**Problem description**
The reply must consist of one number: how many lines of the data include the word "different".

Collected data entries
□ □ □

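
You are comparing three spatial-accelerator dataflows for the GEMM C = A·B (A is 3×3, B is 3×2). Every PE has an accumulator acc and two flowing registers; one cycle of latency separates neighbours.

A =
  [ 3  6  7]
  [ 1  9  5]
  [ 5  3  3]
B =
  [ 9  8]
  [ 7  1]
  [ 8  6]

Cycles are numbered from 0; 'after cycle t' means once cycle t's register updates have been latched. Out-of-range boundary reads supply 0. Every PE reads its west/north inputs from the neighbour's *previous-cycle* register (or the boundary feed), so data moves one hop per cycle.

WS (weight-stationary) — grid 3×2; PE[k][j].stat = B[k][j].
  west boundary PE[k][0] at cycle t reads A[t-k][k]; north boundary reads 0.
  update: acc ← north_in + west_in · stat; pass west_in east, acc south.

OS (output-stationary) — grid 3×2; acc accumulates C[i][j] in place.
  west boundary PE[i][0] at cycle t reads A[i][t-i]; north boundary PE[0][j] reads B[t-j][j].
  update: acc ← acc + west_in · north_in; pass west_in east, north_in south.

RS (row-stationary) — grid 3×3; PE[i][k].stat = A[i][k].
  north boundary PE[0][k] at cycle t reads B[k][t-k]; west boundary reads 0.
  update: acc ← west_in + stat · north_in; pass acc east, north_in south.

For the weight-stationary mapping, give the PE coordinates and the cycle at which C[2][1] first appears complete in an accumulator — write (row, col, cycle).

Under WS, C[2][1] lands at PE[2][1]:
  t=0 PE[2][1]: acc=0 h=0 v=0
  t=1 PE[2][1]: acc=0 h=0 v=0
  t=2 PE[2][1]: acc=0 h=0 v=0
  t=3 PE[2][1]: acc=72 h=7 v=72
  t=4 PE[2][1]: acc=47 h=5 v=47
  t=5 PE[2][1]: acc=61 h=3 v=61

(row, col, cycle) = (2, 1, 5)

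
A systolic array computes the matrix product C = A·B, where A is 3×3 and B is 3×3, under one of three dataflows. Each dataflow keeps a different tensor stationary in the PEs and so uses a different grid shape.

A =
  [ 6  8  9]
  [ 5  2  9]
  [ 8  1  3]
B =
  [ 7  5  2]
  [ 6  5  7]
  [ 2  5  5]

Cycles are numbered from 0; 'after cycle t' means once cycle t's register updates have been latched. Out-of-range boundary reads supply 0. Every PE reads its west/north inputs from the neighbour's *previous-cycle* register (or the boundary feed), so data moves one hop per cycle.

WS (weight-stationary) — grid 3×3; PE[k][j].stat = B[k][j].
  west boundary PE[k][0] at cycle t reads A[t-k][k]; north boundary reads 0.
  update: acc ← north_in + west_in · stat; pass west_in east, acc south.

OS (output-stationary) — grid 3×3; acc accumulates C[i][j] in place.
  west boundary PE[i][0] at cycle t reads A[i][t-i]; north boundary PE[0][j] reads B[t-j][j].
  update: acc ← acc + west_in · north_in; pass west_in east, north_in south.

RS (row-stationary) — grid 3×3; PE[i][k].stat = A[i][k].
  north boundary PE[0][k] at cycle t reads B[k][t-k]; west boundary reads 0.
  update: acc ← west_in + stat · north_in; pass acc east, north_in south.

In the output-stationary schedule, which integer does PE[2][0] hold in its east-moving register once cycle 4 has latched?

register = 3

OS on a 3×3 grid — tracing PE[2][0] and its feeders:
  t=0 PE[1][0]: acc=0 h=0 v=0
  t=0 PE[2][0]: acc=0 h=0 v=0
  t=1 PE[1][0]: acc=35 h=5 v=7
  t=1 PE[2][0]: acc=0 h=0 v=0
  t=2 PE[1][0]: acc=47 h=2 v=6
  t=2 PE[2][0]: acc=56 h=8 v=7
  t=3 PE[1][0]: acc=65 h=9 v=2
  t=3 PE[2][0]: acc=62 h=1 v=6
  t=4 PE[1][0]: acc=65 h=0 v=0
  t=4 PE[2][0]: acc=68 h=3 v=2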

□ □ □

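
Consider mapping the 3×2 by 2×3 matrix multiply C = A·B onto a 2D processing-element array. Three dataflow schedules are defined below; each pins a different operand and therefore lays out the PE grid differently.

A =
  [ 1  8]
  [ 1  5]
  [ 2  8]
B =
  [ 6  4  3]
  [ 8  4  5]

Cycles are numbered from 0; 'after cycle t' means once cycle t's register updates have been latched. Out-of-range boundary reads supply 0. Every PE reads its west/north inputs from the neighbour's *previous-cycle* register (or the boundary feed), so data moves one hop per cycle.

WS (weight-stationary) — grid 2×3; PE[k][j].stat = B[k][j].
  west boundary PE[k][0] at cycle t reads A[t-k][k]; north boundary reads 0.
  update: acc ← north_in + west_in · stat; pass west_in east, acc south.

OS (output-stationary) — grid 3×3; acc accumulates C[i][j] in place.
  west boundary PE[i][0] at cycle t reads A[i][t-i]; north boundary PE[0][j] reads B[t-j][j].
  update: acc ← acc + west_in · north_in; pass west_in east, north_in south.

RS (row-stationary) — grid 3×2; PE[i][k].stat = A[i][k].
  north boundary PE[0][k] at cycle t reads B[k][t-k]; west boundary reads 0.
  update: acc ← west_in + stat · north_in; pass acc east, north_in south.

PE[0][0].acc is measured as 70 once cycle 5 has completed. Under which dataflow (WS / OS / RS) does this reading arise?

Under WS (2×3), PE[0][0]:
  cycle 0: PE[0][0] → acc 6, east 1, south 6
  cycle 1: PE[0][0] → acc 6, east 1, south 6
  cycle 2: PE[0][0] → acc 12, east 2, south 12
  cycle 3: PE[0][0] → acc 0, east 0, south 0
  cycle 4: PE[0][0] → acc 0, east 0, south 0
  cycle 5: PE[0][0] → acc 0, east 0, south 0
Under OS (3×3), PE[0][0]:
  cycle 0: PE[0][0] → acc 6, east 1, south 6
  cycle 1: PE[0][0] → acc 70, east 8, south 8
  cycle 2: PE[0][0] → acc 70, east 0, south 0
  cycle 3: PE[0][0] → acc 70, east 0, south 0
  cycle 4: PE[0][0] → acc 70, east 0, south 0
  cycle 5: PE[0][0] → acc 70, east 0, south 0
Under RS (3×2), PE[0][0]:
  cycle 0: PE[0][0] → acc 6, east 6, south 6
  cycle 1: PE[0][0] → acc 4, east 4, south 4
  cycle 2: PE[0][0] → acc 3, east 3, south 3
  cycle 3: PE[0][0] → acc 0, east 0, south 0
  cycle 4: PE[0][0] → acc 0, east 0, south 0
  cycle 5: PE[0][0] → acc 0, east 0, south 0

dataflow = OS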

□ □ □

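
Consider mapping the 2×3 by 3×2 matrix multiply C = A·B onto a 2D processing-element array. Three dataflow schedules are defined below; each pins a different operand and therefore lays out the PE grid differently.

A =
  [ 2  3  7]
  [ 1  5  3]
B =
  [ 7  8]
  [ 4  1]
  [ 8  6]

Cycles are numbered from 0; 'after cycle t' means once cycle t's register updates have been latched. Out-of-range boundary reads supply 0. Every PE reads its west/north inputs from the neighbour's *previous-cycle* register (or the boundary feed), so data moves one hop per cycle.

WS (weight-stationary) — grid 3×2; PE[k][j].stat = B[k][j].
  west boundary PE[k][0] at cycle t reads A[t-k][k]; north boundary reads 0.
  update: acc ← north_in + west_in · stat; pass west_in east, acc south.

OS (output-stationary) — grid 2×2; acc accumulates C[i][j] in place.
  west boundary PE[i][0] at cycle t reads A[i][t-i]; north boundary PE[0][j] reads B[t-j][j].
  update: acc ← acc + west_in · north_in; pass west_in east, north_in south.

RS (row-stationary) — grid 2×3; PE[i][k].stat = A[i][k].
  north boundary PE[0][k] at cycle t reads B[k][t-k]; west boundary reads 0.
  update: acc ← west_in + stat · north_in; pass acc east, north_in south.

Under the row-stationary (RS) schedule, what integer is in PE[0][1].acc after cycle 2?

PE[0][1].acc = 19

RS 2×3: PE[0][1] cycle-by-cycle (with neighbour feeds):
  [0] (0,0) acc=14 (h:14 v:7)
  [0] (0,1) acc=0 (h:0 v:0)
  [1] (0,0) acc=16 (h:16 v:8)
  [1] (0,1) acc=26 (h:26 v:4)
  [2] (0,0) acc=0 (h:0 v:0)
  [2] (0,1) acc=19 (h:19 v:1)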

□ □ □

**Result**
3